__STUDY MATERIAL__:
┌────────

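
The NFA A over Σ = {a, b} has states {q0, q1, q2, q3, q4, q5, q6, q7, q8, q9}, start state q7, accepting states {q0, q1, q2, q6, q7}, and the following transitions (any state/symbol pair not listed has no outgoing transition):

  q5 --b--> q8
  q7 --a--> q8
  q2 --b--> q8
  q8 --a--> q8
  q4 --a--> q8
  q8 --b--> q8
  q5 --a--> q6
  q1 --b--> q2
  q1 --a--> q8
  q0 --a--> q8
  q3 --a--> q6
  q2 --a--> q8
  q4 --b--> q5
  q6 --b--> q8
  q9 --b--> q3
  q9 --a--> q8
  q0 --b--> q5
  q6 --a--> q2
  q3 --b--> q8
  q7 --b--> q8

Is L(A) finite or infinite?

The useful states (reachable from q7 and able to reach an accepting state) are {q7}.
Restricted to these states the transition graph has no cycle, so every accepting path has bounded length and L is finite.

finite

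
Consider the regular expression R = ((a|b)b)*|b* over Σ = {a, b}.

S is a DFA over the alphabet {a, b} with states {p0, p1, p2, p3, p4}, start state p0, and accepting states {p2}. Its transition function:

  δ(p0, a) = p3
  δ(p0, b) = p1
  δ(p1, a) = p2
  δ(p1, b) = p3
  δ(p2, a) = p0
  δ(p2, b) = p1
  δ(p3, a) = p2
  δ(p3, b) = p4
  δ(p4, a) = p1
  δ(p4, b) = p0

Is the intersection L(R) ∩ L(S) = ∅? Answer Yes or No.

Converting the expression R to a DFA (subset construction, then merging equivalent states) gives the minimal DFA with states {r0, r1, r2, r3, r4}, start state r0, accepting states {r0, r2, r4} and transitions r0: a→r1, b→r2; r1: a→r3, b→r4; r2: a→r3, b→r0; r3: a→r3, b→r3; r4: a→r1, b→r1.
Exploring the product automaton R × S from the start pair (r0, p0), following both machines on each input symbol, reaches 18 state pairs: (r0, p0), (r1, p3), (r2, p1), (r3, p2), (r4, p4), (r0, p3), (r3, p0), (r3, p1), (r1, p1), (r1, p0), (r1, p2), (r2, p4), (r3, p3), (r4, p3), (r4, p1), (r3, p4), (r1, p4), (r4, p0).
R accepts in {r0, r2, r4} and S accepts in {p2}; no reachable pair has both components accepting, so no string drives both machines to acceptance simultaneously and L(R) ∩ L(S) = ∅.
So no string is accepted by both, and the intersection is empty.

Yes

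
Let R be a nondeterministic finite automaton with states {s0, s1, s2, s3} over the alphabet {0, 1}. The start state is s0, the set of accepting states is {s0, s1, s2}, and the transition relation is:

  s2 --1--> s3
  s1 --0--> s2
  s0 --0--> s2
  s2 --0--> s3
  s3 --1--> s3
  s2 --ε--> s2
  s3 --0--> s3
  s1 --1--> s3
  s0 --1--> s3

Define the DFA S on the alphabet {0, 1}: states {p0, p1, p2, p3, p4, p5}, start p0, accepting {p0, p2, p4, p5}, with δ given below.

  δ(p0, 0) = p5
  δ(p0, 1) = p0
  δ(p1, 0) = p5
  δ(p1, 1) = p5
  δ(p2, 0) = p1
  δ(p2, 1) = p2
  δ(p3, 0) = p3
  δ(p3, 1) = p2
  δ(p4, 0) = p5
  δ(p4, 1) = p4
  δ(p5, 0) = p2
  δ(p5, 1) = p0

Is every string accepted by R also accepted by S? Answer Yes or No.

Yes

Exploring the product automaton R × S from the start pair (s0, p0), following both machines on each input symbol, reaches 6 state pairs: (s0, p0), (s2, p5), (s3, p0), (s3, p2), (s3, p5), (s3, p1).
R accepts in {s0, s1, s2} and S accepts in {p0, p2, p4, p5}. The reachable pairs whose R-component is accepting are (s0, p0), (s2, p5); in each of them the S-component is accepting too, so the product for L(R) \ L(S) (R-component accepting, S-component rejecting) has no reachable accepting pair and the difference is empty.
Hence every string in L(R) is also in L(S).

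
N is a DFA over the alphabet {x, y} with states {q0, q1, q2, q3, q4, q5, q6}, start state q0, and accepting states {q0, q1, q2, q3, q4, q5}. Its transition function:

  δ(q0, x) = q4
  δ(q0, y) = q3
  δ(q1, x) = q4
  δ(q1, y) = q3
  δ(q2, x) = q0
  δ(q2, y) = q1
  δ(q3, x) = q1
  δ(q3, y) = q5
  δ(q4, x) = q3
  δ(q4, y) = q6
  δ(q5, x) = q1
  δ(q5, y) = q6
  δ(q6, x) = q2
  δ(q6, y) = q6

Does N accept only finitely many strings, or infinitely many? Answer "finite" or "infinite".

State q3 is reachable from the start and can reach an accepting state, and it lies on the cycle q3 → q1 → q3.
Traversing that cycle any number of times yields accepted strings of unbounded length, so the language is infinite.

infinite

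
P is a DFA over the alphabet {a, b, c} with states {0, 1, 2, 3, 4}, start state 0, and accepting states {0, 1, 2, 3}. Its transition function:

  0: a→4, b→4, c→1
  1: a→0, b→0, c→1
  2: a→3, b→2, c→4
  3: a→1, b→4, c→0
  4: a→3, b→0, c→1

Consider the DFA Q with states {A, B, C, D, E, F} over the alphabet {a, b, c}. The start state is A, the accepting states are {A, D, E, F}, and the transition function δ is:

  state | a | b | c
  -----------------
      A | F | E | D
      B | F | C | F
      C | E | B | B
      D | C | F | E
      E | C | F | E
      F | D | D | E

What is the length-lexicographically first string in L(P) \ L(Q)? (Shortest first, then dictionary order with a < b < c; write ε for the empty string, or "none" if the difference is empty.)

The string ba is accepted by P but not by Q.
No shorter string lies in the difference, and ba is the lexicographically first length-2 string in L(P) \ L(Q).

ba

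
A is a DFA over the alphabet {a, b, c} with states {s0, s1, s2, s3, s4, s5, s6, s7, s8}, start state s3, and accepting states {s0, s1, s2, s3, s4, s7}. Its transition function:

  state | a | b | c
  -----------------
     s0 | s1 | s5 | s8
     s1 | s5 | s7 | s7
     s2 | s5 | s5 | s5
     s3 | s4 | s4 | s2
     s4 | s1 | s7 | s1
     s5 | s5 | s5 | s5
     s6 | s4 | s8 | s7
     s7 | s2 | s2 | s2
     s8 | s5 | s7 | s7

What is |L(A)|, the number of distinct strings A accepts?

48

The useful subgraph on states {s1, s2, s3, s4, s7} is acyclic, so L(A) is finite; the longest accepting path visits 5 useful states, giving maximum string length 4.
Counting accepting paths from s3 by length: 1 of length 0, 3 of length 1, 6 of length 2, 14 of length 3, 24 of length 4. Total 48.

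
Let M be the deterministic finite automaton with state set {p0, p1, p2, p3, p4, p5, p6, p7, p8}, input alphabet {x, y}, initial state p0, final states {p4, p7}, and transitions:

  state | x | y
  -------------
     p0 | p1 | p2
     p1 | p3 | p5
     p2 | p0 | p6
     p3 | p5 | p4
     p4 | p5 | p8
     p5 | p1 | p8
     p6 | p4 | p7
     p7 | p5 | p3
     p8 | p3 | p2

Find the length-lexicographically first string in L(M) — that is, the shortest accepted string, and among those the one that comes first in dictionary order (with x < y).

xxy

A breadth-first search from p0 reaches an accepting state first via the path p0 → p1 → p3 → p4 on input xxy.
No string of length < 3 is accepted (BFS exhausts all shorter strings without reaching an accepting state), and xxy is the lexicographically least accepting string of length 3.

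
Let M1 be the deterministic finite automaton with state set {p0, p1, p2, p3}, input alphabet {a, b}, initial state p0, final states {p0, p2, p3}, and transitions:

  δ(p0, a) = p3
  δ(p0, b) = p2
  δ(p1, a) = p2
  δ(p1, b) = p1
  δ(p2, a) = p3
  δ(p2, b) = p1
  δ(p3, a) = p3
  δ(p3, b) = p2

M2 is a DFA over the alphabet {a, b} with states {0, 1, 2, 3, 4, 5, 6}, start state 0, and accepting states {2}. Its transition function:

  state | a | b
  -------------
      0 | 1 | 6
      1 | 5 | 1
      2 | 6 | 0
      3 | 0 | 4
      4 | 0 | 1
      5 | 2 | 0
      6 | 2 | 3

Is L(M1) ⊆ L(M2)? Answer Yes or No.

The empty string ε is in L(M1) but not in L(M2).
So L(M1) ⊄ L(M2).

No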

└────────

Beginning at the line above that contains "δ(p0, b) = p1", return each line exactly through the line that contains "δ(p4, b) = p0", and no others.

__RESPONSE__:
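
  δ(p0, b) = p1
  δ(p1, a) = p2
  δ(p1, b) = p3
  δ(p2, a) = p0
  δ(p2, b) = p1
  δ(p3, a) = p2
  δ(p3, b) = p4
  δ(p4, a) = p1
  δ(p4, b) = p0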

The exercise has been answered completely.